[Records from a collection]

◇ ◇ ◇ ◇

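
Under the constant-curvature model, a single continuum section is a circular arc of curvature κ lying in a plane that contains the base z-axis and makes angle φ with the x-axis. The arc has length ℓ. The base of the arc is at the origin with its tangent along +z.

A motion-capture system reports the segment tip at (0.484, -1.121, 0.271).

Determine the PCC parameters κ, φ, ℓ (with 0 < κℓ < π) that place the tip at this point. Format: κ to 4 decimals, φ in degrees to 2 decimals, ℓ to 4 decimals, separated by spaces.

ρ = √(x²+y²) = √(0.484² + -1.121²) = 1.22102
φ = atan2(y, x) mod 360° = atan2(-1.121, 0.484) = 293.3526°
|p|² = ρ² + z² = 1.22102² + 0.271² = 1.56434
κ = 2ρ / |p|² = 2×1.22102 / 1.56434 = 1.56107
θ = 2·atan2(ρ, z) = 2·atan2(1.22102, 0.271) = 2.70478 rad
ℓ = θ/κ = 2.70478/1.56107 = 1.73264

1.5611 293.35 1.7326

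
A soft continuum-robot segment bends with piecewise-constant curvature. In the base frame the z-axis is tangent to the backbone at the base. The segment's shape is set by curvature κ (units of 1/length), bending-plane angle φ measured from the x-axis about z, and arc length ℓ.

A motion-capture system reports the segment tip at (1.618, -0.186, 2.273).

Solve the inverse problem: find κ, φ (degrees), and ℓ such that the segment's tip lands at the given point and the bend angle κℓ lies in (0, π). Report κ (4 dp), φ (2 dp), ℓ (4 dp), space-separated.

ρ = √(x²+y²) = √(1.618² + -0.186²) = 1.62866
φ = atan2(y, x) mod 360° = atan2(-0.186, 1.618) = 353.4423°
|p|² = ρ² + z² = 1.62866² + 2.273² = 7.81905
κ = 2ρ / |p|² = 2×1.62866 / 7.81905 = 0.41659
θ = 2·atan2(ρ, z) = 2·atan2(1.62866, 2.273) = 1.24346 rad
ℓ = θ/κ = 1.24346/0.41659 = 2.98487

0.4166 353.44 2.9849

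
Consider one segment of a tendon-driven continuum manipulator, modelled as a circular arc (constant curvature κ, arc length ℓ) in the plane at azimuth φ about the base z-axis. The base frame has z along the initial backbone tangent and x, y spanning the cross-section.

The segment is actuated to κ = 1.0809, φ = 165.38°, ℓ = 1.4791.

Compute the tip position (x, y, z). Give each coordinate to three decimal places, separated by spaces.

-0.920 0.240 0.925

θ = κ·ℓ = 1.0809 × 1.4791 = 1.59876 rad
ρ = (1 − cos θ)/κ = (1 − -0.02796)/1.0809 = 0.95102
z = sin θ / κ = 0.99961/1.0809 = 0.92479
x = ρ cos φ = 0.95102 × cos(165.38°) = -0.92023
y = ρ sin φ = 0.95102 × sin(165.38°) = 0.24004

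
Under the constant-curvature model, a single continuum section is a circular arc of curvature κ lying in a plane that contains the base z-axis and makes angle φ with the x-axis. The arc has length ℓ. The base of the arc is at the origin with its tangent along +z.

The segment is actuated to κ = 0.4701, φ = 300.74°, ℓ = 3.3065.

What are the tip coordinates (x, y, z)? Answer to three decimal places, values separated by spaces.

1.069 -1.798 2.127

θ = κ·ℓ = 0.4701 × 3.3065 = 1.55439 rad
ρ = (1 − cos θ)/κ = (1 − 0.01641)/0.4701 = 2.09230
z = sin θ / κ = 0.99987/0.4701 = 2.12692
x = ρ cos φ = 2.09230 × cos(300.74°) = 1.06946
y = ρ sin φ = 2.09230 × sin(300.74°) = -1.79832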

◇ ◇ ◇ ◇

> _Task item_
Retype only the stretch of lines above starting at the one with "The segment is actuated to κ = 1.0809, φ" and stopping at the one with "The segment is actuated to κ = 0.4701, φ", exactly as written, with both kept.

> _Written answer_
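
The segment is actuated to κ = 1.0809, φ = 165.38°, ℓ = 1.4791.

Compute the tip position (x, y, z). Give each coordinate to three decimal places, separated by spaces.

-0.920 0.240 0.925

θ = κ·ℓ = 1.0809 × 1.4791 = 1.59876 rad
ρ = (1 − cos θ)/κ = (1 − -0.02796)/1.0809 = 0.95102
z = sin θ / κ = 0.99961/1.0809 = 0.92479
x = ρ cos φ = 0.95102 × cos(165.38°) = -0.92023
y = ρ sin φ = 0.95102 × sin(165.38°) = 0.24004

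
Under the constant-curvature model, a single continuum section is a circular arc of curvature κ lying in a plane that contains the base z-axis and makes angle φ with the x-axis. The arc has length ℓ. The base of the arc is at the origin with its tangent along +z.

The segment is actuated to κ = 0.4701, φ = 300.74°, ℓ = 3.3065.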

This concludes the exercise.